======== DATA FOR THIS EXERCISE ========

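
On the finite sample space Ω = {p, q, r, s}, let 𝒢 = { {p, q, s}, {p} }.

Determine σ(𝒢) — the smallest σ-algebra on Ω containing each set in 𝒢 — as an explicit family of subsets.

Start: 𝒢 ∪ {∅, Ω} = { {}, {p}, {p, q, s}, Ω }.
Iteration 1: +2 →
  {r}  = ᶜ of {p, q, s}
  {q, r, s}  = ᶜ of {p}
Iteration 2: +1 →
  {p, r}  = {r} ∪ {p}
Iteration 3 adds 1:
  {q, s}  = ᶜ of {p, r}
After Iteration 4 the family is unchanged; done.

σ(𝒢) = { {}, {p}, {r}, {p, r}, {q, s}, {p, q, s}, {q, r, s}, Ω }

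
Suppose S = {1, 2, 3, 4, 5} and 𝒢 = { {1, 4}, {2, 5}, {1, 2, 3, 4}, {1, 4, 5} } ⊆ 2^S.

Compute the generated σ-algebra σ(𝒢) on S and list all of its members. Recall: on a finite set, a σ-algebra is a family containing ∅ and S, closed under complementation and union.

σ(𝒢) (16 sets): { {}, {2}, {3}, {5}, {1, 4}, {2, 3}, {2, 5}, {3, 5}, {1, 2, 4}, {1, 3, 4}, {1, 4, 5}, {2, 3, 5}, {1, 2, 3, 4}, {1, 2, 4, 5}, {1, 3, 4, 5}, S }

Trace:
Seed the family with 𝒢 together with ∅ and S: { {}, {1, 4}, {2, 5}, {1, 4, 5}, {1, 2, 3, 4}, S }.
Iteration 1: 5 new —
  {5}  = ᶜ of {1, 2, 3, 4}
  {2, 3}  = ᶜ of {1, 4, 5}
  {1, 3, 4}  = ᶜ of {2, 5}
  {2, 3, 5}  = ᶜ of {1, 4}
  {1, 2, 4, 5}  = {1, 4, 5} ∪ {2, 5}
Iteration 2: 2 new —
  {3}  = ᶜ of {1, 2, 4, 5}
  {1, 3, 4, 5}  = {1, 4, 5} ∪ {1, 3, 4}
Iteration 3: 2 new —
  {2}  = ᶜ of {1, 3, 4, 5}
  {3, 5}  = {3} ∪ {5}
Iteration 4 adds 1:
  {1, 2, 4}  = ᶜ of {3, 5}
Iteration 5: no new sets; the family is a σ-algebra.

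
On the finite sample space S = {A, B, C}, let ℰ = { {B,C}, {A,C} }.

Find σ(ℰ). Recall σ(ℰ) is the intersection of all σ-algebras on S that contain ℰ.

Initial family (4 sets): { {}, {A,C}, {B,C}, S }.
Pass 1. New:
  {A}  = complement {B,C}
  {B}  = complement {A,C}
Pass 2 (1 new):
  {A,B}  = {B} ∪ {A}
Pass 3. New:
  {C}  = complement {A,B}
Pass 4: already closed under ᶜ and ∪.

|σ(ℰ)| = 8.  σ(ℰ) = { {}, {A}, {B}, {C}, {A,B}, {A,C}, {B,C}, S }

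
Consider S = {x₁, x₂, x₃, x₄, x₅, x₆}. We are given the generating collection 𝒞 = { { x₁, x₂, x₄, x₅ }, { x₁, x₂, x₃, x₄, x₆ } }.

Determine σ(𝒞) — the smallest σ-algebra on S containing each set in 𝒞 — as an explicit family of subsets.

Begin from { {  }, { x₁, x₂, x₄, x₅ }, { x₁, x₂, x₃, x₄, x₆ }, S } (that is, 𝒞 plus ∅ and S).
Step 1: +2 →
  { x₅ }  = { x₁, x₂, x₃, x₄, x₆ }ᶜ
  { x₃, x₆ }  = { x₁, x₂, x₄, x₅ }ᶜ
  [6 total]
Step 2: +1 →
  { x₃, x₅, x₆ }  = { x₃, x₆ } ∪ { x₅ }
  [7 total]
Step 3: 1 new —
  { x₁, x₂, x₄ }  = { x₃, x₅, x₆ }ᶜ
  [8 total]
Step 4: closed — nothing new.

Therefore σ(𝒞) = { {  }, { x₅ }, { x₃, x₆ }, { x₁, x₂, x₄ }, { x₃, x₅, x₆ }, { x₁, x₂, x₄, x₅ }, { x₁, x₂, x₃, x₄, x₆ }, S } (|σ(𝒞)| = 8).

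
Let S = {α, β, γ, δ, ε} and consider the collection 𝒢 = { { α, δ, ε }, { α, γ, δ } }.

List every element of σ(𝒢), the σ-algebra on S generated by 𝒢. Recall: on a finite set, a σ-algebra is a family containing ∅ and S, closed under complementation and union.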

========

| ASSIGNMENT |
What you return must match the listing exactly, line for line.

| SOLUTION TO THIS TASK |
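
On the finite sample space Ω = {p, q, r, s}, let 𝒢 = { {p, q, s}, {p} }.

Determine σ(𝒢) — the smallest σ-algebra on Ω containing each set in 𝒢 — as an explicit family of subsets.

Start: 𝒢 ∪ {∅, Ω} = { {}, {p}, {p, q, s}, Ω }.
Iteration 1: +2 →
  {r}  = ᶜ of {p, q, s}
  {q, r, s}  = ᶜ of {p}
Iteration 2: +1 →
  {p, r}  = {r} ∪ {p}
Iteration 3 adds 1:
  {q, s}  = ᶜ of {p, r}
After Iteration 4 the family is unchanged; done.

σ(𝒢) = { {}, {p}, {r}, {p, r}, {q, s}, {p, q, s}, {q, r, s}, Ω }

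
Suppose S = {1, 2, 3, 4, 5} and 𝒢 = { {1, 4}, {2, 5}, {1, 2, 3, 4}, {1, 4, 5} } ⊆ 2^S.

Compute the generated σ-algebra σ(𝒢) on S and list all of its members. Recall: on a finite set, a σ-algebra is a family containing ∅ and S, closed under complementation and union.

σ(𝒢) (16 sets): { {}, {2}, {3}, {5}, {1, 4}, {2, 3}, {2, 5}, {3, 5}, {1, 2, 4}, {1, 3, 4}, {1, 4, 5}, {2, 3, 5}, {1, 2, 3, 4}, {1, 2, 4, 5}, {1, 3, 4, 5}, S }

Trace:
Seed the family with 𝒢 together with ∅ and S: { {}, {1, 4}, {2, 5}, {1, 4, 5}, {1, 2, 3, 4}, S }.
Iteration 1: 5 new —
  {5}  = ᶜ of {1, 2, 3, 4}
  {2, 3}  = ᶜ of {1, 4, 5}
  {1, 3, 4}  = ᶜ of {2, 5}
  {2, 3, 5}  = ᶜ of {1, 4}
  {1, 2, 4, 5}  = {1, 4, 5} ∪ {2, 5}
Iteration 2: 2 new —
  {3}  = ᶜ of {1, 2, 4, 5}
  {1, 3, 4, 5}  = {1, 4, 5} ∪ {1, 3, 4}
Iteration 3: 2 new —
  {2}  = ᶜ of {1, 3, 4, 5}
  {3, 5}  = {3} ∪ {5}
Iteration 4 adds 1:
  {1, 2, 4}  = ᶜ of {3, 5}
Iteration 5: no new sets; the family is a σ-algebra.

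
On the finite sample space S = {A, B, C}, let ℰ = { {B,C}, {A,C} }.

Find σ(ℰ). Recall σ(ℰ) is the intersection of all σ-algebras on S that contain ℰ.

Initial family (4 sets): { {}, {A,C}, {B,C}, S }.
Pass 1. New:
  {A}  = complement {B,C}
  {B}  = complement {A,C}
Pass 2 (1 new):
  {A,B}  = {B} ∪ {A}
Pass 3. New:
  {C}  = complement {A,B}
Pass 4: already closed under ᶜ and ∪.

|σ(ℰ)| = 8.  σ(ℰ) = { {}, {A}, {B}, {C}, {A,B}, {A,C}, {B,C}, S }

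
Consider S = {x₁, x₂, x₃, x₄, x₅, x₆}. We are given the generating collection 𝒞 = { { x₁, x₂, x₄, x₅ }, { x₁, x₂, x₃, x₄, x₆ } }.

Determine σ(𝒞) — the smallest σ-algebra on S containing each set in 𝒞 — as an explicit family of subsets.

Begin from { {  }, { x₁, x₂, x₄, x₅ }, { x₁, x₂, x₃, x₄, x₆ }, S } (that is, 𝒞 plus ∅ and S).
Step 1: +2 →
  { x₅ }  = { x₁, x₂, x₃, x₄, x₆ }ᶜ
  { x₃, x₆ }  = { x₁, x₂, x₄, x₅ }ᶜ
  [6 total]
Step 2: +1 →
  { x₃, x₅, x₆ }  = { x₃, x₆ } ∪ { x₅ }
  [7 total]
Step 3: 1 new —
  { x₁, x₂, x₄ }  = { x₃, x₅, x₆ }ᶜ
  [8 total]
Step 4: closed — nothing new.

Therefore σ(𝒞) = { {  }, { x₅ }, { x₃, x₆ }, { x₁, x₂, x₄ }, { x₃, x₅, x₆ }, { x₁, x₂, x₄, x₅ }, { x₁, x₂, x₃, x₄, x₆ }, S } (|σ(𝒞)| = 8).

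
Let S = {α, β, γ, δ, ε} and consider the collection 𝒢 = { { α, δ, ε }, { α, γ, δ } }.

List every element of σ(𝒢), the σ-algebra on S generated by 𝒢. Recall: on a finite set, a σ-algebra is a family containing ∅ and S, closed under complementation and union.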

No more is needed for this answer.